TASK: One part of the entries below is wanted: the lines from the one containing "A position consists" through the one containing "its minimal period?". Write those out exactly and nothing else.

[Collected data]
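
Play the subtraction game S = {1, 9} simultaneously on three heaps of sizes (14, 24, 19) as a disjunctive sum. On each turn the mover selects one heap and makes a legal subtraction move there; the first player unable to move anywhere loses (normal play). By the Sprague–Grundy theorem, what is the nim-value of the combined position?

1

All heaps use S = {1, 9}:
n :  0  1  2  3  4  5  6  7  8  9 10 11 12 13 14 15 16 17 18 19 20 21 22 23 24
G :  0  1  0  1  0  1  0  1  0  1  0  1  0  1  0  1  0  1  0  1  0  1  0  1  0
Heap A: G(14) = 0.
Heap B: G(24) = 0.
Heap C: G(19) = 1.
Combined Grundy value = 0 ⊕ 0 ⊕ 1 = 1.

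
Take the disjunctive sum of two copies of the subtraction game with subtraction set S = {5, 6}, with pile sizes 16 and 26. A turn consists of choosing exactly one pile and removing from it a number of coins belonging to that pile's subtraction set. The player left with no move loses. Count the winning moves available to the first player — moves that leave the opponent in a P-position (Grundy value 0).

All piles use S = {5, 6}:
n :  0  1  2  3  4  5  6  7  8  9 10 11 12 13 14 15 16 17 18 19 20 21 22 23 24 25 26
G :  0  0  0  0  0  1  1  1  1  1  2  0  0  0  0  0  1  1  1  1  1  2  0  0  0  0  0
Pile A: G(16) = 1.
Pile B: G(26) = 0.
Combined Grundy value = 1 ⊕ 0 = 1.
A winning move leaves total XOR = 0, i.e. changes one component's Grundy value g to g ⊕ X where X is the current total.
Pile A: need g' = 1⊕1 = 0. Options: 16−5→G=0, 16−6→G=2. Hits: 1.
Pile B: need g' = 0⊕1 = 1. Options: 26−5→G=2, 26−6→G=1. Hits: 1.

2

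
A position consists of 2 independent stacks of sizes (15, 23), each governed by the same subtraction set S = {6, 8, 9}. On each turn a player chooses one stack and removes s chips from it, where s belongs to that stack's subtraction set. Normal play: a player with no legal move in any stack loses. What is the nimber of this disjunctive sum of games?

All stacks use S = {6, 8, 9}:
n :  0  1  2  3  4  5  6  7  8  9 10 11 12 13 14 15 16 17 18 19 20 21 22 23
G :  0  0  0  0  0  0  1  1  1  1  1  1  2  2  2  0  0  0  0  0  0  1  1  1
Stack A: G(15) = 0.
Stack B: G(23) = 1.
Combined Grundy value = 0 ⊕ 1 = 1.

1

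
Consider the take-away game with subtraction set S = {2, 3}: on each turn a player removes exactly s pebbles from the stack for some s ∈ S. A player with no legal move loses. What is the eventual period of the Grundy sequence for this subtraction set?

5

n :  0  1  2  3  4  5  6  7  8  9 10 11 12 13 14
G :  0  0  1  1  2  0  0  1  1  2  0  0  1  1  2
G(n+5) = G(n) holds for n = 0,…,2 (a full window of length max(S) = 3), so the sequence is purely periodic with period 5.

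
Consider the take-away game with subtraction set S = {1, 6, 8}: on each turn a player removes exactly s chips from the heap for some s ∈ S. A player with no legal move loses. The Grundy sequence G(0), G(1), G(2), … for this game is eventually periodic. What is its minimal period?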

* * *

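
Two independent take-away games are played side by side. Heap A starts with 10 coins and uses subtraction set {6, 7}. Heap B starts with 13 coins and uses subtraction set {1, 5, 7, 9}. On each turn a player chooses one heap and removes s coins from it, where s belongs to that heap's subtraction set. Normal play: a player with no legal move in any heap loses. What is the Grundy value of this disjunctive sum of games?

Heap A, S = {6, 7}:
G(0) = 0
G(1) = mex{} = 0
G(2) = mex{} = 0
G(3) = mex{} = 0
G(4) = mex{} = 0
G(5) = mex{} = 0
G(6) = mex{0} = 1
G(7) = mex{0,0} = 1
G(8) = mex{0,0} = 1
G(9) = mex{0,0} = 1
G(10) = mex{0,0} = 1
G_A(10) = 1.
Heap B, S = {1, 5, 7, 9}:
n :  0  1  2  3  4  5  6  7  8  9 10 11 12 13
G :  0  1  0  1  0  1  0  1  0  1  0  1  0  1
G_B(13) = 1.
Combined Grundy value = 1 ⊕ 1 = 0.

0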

==

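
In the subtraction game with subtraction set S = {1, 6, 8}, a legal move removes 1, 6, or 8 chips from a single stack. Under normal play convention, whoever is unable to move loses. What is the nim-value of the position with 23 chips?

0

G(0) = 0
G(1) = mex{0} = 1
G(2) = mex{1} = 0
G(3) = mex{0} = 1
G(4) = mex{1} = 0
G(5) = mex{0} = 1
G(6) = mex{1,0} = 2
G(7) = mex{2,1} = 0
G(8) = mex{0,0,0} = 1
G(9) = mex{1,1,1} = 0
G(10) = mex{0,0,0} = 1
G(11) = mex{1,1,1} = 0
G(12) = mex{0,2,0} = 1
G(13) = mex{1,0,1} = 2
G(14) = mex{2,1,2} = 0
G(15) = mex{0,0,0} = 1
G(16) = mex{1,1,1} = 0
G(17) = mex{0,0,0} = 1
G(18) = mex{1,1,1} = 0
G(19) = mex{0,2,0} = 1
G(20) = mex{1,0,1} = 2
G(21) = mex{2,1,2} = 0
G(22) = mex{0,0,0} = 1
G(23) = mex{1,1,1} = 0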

RESULT:
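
A position consists of 2 independent stacks of sizes (15, 23), each governed by the same subtraction set S = {6, 8, 9}. On each turn a player chooses one stack and removes s chips from it, where s belongs to that stack's subtraction set. Normal play: a player with no legal move in any stack loses. What is the nimber of this disjunctive sum of games?

All stacks use S = {6, 8, 9}:
n :  0  1  2  3  4  5  6  7  8  9 10 11 12 13 14 15 16 17 18 19 20 21 22 23
G :  0  0  0  0  0  0  1  1  1  1  1  1  2  2  2  0  0  0  0  0  0  1  1  1
Stack A: G(15) = 0.
Stack B: G(23) = 1.
Combined Grundy value = 0 ⊕ 1 = 1.

1

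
Consider the take-away game with subtraction set S = {2, 3}: on each turn a player removes exactly s pebbles from the stack for some s ∈ S. A player with no legal move loses. What is the eventual period of the Grundy sequence for this subtraction set?

5

n :  0  1  2  3  4  5  6  7  8  9 10 11 12 13 14
G :  0  0  1  1  2  0  0  1  1  2  0  0  1  1  2
G(n+5) = G(n) holds for n = 0,…,2 (a full window of length max(S) = 3), so the sequence is purely periodic with period 5.

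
Consider the take-away game with subtraction set S = {1, 6, 8}: on each turn a player removes exactly s chips from the heap for some s ∈ S. A player with no legal move loses. The Grundy sequence G(0), G(1), G(2), … for this game is eventually periodic. What is its minimal period?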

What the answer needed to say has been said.